The full set of entries has to be output exactly.
BEGIN
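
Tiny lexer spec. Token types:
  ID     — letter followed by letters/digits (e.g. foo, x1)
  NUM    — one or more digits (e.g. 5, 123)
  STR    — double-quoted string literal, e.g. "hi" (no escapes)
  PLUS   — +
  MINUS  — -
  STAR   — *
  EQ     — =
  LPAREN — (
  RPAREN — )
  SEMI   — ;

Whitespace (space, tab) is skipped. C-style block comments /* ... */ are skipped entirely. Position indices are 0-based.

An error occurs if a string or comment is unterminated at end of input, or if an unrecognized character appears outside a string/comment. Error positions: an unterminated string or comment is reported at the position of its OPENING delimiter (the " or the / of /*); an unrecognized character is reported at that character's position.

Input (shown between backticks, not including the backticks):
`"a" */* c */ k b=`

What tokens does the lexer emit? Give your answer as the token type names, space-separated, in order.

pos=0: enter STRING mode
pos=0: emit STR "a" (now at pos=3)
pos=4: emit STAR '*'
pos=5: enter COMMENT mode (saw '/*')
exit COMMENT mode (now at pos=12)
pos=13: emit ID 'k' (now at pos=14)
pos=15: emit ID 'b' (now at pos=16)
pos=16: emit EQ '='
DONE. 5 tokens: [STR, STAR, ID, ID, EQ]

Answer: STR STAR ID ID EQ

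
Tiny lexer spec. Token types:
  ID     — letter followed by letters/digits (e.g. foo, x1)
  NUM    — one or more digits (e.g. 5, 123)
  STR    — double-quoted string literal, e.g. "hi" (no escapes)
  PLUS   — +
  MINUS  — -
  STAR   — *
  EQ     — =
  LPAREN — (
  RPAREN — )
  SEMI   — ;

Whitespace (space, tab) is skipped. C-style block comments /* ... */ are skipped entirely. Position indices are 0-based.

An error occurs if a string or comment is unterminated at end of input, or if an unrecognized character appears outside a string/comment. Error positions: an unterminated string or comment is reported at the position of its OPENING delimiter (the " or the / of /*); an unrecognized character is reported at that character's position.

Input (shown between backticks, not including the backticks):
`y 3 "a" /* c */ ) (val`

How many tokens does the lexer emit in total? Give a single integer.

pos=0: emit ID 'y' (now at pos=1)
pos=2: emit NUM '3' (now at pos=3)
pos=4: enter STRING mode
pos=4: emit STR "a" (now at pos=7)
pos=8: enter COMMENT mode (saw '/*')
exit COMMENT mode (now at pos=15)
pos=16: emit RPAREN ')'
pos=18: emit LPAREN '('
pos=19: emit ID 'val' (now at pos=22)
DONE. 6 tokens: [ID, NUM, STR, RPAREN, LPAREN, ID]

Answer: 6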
END
WRITTEN SOLUTION:
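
Tiny lexer spec. Token types:
  ID     — letter followed by letters/digits (e.g. foo, x1)
  NUM    — one or more digits (e.g. 5, 123)
  STR    — double-quoted string literal, e.g. "hi" (no escapes)
  PLUS   — +
  MINUS  — -
  STAR   — *
  EQ     — =
  LPAREN — (
  RPAREN — )
  SEMI   — ;

Whitespace (space, tab) is skipped. C-style block comments /* ... */ are skipped entirely. Position indices are 0-based.

An error occurs if a string or comment is unterminated at end of input, or if an unrecognized character appears outside a string/comment. Error positions: an unterminated string or comment is reported at the position of its OPENING delimiter (the " or the / of /*); an unrecognized character is reported at that character's position.

Input (shown between backticks, not including the backticks):
`"a" */* c */ k b=`

What tokens does the lexer emit? Give your answer as the token type names, space-separated, in order.

pos=0: enter STRING mode
pos=0: emit STR "a" (now at pos=3)
pos=4: emit STAR '*'
pos=5: enter COMMENT mode (saw '/*')
exit COMMENT mode (now at pos=12)
pos=13: emit ID 'k' (now at pos=14)
pos=15: emit ID 'b' (now at pos=16)
pos=16: emit EQ '='
DONE. 5 tokens: [STR, STAR, ID, ID, EQ]

Answer: STR STAR ID ID EQ

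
Tiny lexer spec. Token types:
  ID     — letter followed by letters/digits (e.g. foo, x1)
  NUM    — one or more digits (e.g. 5, 123)
  STR    — double-quoted string literal, e.g. "hi" (no escapes)
  PLUS   — +
  MINUS  — -
  STAR   — *
  EQ     — =
  LPAREN — (
  RPAREN — )
  SEMI   — ;

Whitespace (space, tab) is skipped. C-style block comments /* ... */ are skipped entirely. Position indices are 0-based.

An error occurs if a string or comment is unterminated at end of input, or if an unrecognized character appears outside a string/comment. Error positions: an unterminated string or comment is reported at the position of its OPENING delimiter (the " or the / of /*); an unrecognized character is reported at that character's position.

Input (shown between backticks, not including the backticks):
`y 3 "a" /* c */ ) (val`

How many tokens does the lexer emit in total? Give a single integer.

pos=0: emit ID 'y' (now at pos=1)
pos=2: emit NUM '3' (now at pos=3)
pos=4: enter STRING mode
pos=4: emit STR "a" (now at pos=7)
pos=8: enter COMMENT mode (saw '/*')
exit COMMENT mode (now at pos=15)
pos=16: emit RPAREN ')'
pos=18: emit LPAREN '('
pos=19: emit ID 'val' (now at pos=22)
DONE. 6 tokens: [ID, NUM, STR, RPAREN, LPAREN, ID]

Answer: 6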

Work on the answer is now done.